[Data extracted from a collection]

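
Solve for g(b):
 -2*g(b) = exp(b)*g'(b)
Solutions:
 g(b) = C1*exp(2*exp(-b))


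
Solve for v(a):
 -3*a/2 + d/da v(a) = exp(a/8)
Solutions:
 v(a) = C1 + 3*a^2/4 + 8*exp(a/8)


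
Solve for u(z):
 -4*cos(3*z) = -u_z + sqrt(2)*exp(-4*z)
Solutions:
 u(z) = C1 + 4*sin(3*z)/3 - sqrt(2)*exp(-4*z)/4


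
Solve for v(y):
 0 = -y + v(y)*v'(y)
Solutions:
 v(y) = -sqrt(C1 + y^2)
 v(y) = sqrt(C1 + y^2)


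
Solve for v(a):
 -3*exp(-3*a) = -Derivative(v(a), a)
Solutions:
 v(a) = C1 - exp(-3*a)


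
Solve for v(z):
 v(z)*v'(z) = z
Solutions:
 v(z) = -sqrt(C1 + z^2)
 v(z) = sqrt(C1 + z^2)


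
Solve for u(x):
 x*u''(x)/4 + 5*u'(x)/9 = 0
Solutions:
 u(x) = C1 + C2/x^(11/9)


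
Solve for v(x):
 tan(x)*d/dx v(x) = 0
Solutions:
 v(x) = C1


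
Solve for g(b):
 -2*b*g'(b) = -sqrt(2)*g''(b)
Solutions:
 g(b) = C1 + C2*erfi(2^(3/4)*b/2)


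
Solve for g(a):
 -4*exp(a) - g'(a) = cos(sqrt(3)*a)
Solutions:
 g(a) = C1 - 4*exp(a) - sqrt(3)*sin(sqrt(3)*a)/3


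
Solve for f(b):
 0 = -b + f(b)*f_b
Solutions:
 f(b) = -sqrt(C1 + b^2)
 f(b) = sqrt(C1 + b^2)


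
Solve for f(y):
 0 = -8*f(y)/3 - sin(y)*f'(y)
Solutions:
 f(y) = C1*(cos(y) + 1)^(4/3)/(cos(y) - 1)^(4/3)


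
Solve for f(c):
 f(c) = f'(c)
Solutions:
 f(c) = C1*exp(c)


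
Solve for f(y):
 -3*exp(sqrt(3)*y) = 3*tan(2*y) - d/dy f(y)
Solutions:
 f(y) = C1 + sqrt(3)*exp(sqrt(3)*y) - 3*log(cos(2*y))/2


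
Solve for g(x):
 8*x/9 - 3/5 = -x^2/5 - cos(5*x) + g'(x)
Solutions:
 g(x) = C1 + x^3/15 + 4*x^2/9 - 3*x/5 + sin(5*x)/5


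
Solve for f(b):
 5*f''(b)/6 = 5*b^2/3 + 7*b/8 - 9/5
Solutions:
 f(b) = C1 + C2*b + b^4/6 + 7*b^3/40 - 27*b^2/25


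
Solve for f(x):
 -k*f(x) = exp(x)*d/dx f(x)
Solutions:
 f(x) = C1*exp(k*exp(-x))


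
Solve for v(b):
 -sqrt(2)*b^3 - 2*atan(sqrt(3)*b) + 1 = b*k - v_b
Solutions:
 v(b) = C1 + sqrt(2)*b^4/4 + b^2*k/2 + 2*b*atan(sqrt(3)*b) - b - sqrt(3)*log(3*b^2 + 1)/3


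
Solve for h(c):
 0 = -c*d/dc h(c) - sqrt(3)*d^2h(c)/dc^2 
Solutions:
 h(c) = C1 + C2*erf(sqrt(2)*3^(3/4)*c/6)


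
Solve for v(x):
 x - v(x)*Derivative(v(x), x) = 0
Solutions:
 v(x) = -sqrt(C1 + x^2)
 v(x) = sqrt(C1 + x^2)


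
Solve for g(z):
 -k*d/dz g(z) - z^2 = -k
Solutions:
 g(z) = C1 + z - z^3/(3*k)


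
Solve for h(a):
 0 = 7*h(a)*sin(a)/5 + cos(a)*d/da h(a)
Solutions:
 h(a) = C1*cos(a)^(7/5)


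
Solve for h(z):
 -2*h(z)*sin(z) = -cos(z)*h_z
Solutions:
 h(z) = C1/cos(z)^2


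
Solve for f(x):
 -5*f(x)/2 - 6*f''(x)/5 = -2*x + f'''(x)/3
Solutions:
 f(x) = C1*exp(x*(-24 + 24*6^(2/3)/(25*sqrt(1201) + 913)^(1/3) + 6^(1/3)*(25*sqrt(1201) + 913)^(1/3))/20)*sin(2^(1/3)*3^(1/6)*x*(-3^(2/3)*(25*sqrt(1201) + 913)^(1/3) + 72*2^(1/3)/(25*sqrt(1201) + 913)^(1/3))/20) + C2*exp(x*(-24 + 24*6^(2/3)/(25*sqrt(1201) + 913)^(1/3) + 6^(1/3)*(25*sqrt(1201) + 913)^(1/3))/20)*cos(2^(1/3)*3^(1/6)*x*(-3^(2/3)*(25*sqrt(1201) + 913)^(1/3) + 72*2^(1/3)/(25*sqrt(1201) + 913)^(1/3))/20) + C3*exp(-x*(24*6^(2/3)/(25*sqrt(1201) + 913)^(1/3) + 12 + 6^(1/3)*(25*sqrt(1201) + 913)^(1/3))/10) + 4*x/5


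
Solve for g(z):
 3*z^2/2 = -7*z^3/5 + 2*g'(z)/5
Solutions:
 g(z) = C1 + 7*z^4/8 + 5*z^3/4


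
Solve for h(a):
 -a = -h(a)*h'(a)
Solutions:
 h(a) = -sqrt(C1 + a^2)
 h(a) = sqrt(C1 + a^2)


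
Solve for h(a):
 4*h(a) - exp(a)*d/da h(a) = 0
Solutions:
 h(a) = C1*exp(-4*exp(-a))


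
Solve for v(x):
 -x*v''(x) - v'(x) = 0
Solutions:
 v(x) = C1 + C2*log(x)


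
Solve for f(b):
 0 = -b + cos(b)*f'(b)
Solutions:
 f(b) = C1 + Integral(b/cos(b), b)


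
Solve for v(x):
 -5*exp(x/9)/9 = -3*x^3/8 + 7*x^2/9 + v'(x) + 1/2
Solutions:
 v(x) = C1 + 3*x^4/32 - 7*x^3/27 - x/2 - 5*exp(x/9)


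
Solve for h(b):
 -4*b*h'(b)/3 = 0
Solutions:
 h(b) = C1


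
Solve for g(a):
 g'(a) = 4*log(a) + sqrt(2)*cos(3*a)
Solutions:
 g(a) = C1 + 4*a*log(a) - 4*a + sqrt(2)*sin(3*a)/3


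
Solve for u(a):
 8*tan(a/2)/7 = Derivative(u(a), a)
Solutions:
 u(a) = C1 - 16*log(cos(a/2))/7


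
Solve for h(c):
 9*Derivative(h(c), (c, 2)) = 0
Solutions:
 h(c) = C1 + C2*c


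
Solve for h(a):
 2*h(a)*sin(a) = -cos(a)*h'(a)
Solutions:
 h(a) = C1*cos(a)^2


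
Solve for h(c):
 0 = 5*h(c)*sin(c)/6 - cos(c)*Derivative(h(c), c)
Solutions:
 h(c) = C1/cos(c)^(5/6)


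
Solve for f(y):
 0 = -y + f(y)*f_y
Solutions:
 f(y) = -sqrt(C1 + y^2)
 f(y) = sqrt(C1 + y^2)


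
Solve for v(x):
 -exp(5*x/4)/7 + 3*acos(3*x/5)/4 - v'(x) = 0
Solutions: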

▶ [Problem description]:
Your answer should consist of every record, printed exactly as given.

▶ [Response to the task]:
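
Solve for g(b):
 -2*g(b) = exp(b)*g'(b)
Solutions:
 g(b) = C1*exp(2*exp(-b))


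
Solve for v(a):
 -3*a/2 + d/da v(a) = exp(a/8)
Solutions:
 v(a) = C1 + 3*a^2/4 + 8*exp(a/8)


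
Solve for u(z):
 -4*cos(3*z) = -u_z + sqrt(2)*exp(-4*z)
Solutions:
 u(z) = C1 + 4*sin(3*z)/3 - sqrt(2)*exp(-4*z)/4


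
Solve for v(y):
 0 = -y + v(y)*v'(y)
Solutions:
 v(y) = -sqrt(C1 + y^2)
 v(y) = sqrt(C1 + y^2)


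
Solve for v(a):
 -3*exp(-3*a) = -Derivative(v(a), a)
Solutions:
 v(a) = C1 - exp(-3*a)


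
Solve for v(z):
 v(z)*v'(z) = z
Solutions:
 v(z) = -sqrt(C1 + z^2)
 v(z) = sqrt(C1 + z^2)


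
Solve for u(x):
 x*u''(x)/4 + 5*u'(x)/9 = 0
Solutions:
 u(x) = C1 + C2/x^(11/9)


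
Solve for v(x):
 tan(x)*d/dx v(x) = 0
Solutions:
 v(x) = C1


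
Solve for g(b):
 -2*b*g'(b) = -sqrt(2)*g''(b)
Solutions:
 g(b) = C1 + C2*erfi(2^(3/4)*b/2)


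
Solve for g(a):
 -4*exp(a) - g'(a) = cos(sqrt(3)*a)
Solutions:
 g(a) = C1 - 4*exp(a) - sqrt(3)*sin(sqrt(3)*a)/3


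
Solve for f(b):
 0 = -b + f(b)*f_b
Solutions:
 f(b) = -sqrt(C1 + b^2)
 f(b) = sqrt(C1 + b^2)


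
Solve for f(y):
 0 = -8*f(y)/3 - sin(y)*f'(y)
Solutions:
 f(y) = C1*(cos(y) + 1)^(4/3)/(cos(y) - 1)^(4/3)


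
Solve for f(c):
 f(c) = f'(c)
Solutions:
 f(c) = C1*exp(c)


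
Solve for f(y):
 -3*exp(sqrt(3)*y) = 3*tan(2*y) - d/dy f(y)
Solutions:
 f(y) = C1 + sqrt(3)*exp(sqrt(3)*y) - 3*log(cos(2*y))/2


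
Solve for g(x):
 8*x/9 - 3/5 = -x^2/5 - cos(5*x) + g'(x)
Solutions:
 g(x) = C1 + x^3/15 + 4*x^2/9 - 3*x/5 + sin(5*x)/5


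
Solve for f(b):
 5*f''(b)/6 = 5*b^2/3 + 7*b/8 - 9/5
Solutions:
 f(b) = C1 + C2*b + b^4/6 + 7*b^3/40 - 27*b^2/25


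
Solve for f(x):
 -k*f(x) = exp(x)*d/dx f(x)
Solutions:
 f(x) = C1*exp(k*exp(-x))


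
Solve for v(b):
 -sqrt(2)*b^3 - 2*atan(sqrt(3)*b) + 1 = b*k - v_b
Solutions:
 v(b) = C1 + sqrt(2)*b^4/4 + b^2*k/2 + 2*b*atan(sqrt(3)*b) - b - sqrt(3)*log(3*b^2 + 1)/3


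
Solve for h(c):
 0 = -c*d/dc h(c) - sqrt(3)*d^2h(c)/dc^2 
Solutions:
 h(c) = C1 + C2*erf(sqrt(2)*3^(3/4)*c/6)


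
Solve for v(x):
 x - v(x)*Derivative(v(x), x) = 0
Solutions:
 v(x) = -sqrt(C1 + x^2)
 v(x) = sqrt(C1 + x^2)


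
Solve for g(z):
 -k*d/dz g(z) - z^2 = -k
Solutions:
 g(z) = C1 + z - z^3/(3*k)


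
Solve for h(a):
 0 = 7*h(a)*sin(a)/5 + cos(a)*d/da h(a)
Solutions:
 h(a) = C1*cos(a)^(7/5)


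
Solve for h(z):
 -2*h(z)*sin(z) = -cos(z)*h_z
Solutions:
 h(z) = C1/cos(z)^2


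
Solve for f(x):
 -5*f(x)/2 - 6*f''(x)/5 = -2*x + f'''(x)/3
Solutions:
 f(x) = C1*exp(x*(-24 + 24*6^(2/3)/(25*sqrt(1201) + 913)^(1/3) + 6^(1/3)*(25*sqrt(1201) + 913)^(1/3))/20)*sin(2^(1/3)*3^(1/6)*x*(-3^(2/3)*(25*sqrt(1201) + 913)^(1/3) + 72*2^(1/3)/(25*sqrt(1201) + 913)^(1/3))/20) + C2*exp(x*(-24 + 24*6^(2/3)/(25*sqrt(1201) + 913)^(1/3) + 6^(1/3)*(25*sqrt(1201) + 913)^(1/3))/20)*cos(2^(1/3)*3^(1/6)*x*(-3^(2/3)*(25*sqrt(1201) + 913)^(1/3) + 72*2^(1/3)/(25*sqrt(1201) + 913)^(1/3))/20) + C3*exp(-x*(24*6^(2/3)/(25*sqrt(1201) + 913)^(1/3) + 12 + 6^(1/3)*(25*sqrt(1201) + 913)^(1/3))/10) + 4*x/5


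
Solve for g(z):
 3*z^2/2 = -7*z^3/5 + 2*g'(z)/5
Solutions:
 g(z) = C1 + 7*z^4/8 + 5*z^3/4


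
Solve for h(a):
 -a = -h(a)*h'(a)
Solutions:
 h(a) = -sqrt(C1 + a^2)
 h(a) = sqrt(C1 + a^2)


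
Solve for h(a):
 4*h(a) - exp(a)*d/da h(a) = 0
Solutions:
 h(a) = C1*exp(-4*exp(-a))


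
Solve for v(x):
 -x*v''(x) - v'(x) = 0
Solutions:
 v(x) = C1 + C2*log(x)


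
Solve for f(b):
 0 = -b + cos(b)*f'(b)
Solutions:
 f(b) = C1 + Integral(b/cos(b), b)


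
Solve for v(x):
 -5*exp(x/9)/9 = -3*x^3/8 + 7*x^2/9 + v'(x) + 1/2
Solutions:
 v(x) = C1 + 3*x^4/32 - 7*x^3/27 - x/2 - 5*exp(x/9)


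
Solve for h(b):
 -4*b*h'(b)/3 = 0
Solutions:
 h(b) = C1


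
Solve for g(a):
 g'(a) = 4*log(a) + sqrt(2)*cos(3*a)
Solutions:
 g(a) = C1 + 4*a*log(a) - 4*a + sqrt(2)*sin(3*a)/3


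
Solve for u(a):
 8*tan(a/2)/7 = Derivative(u(a), a)
Solutions:
 u(a) = C1 - 16*log(cos(a/2))/7


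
Solve for h(c):
 9*Derivative(h(c), (c, 2)) = 0
Solutions:
 h(c) = C1 + C2*c


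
Solve for h(a):
 2*h(a)*sin(a) = -cos(a)*h'(a)
Solutions:
 h(a) = C1*cos(a)^2


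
Solve for h(c):
 0 = 5*h(c)*sin(c)/6 - cos(c)*Derivative(h(c), c)
Solutions:
 h(c) = C1/cos(c)^(5/6)


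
Solve for f(y):
 0 = -y + f(y)*f_y
Solutions:
 f(y) = -sqrt(C1 + y^2)
 f(y) = sqrt(C1 + y^2)


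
Solve for v(x):
 -exp(5*x/4)/7 + 3*acos(3*x/5)/4 - v'(x) = 0
Solutions: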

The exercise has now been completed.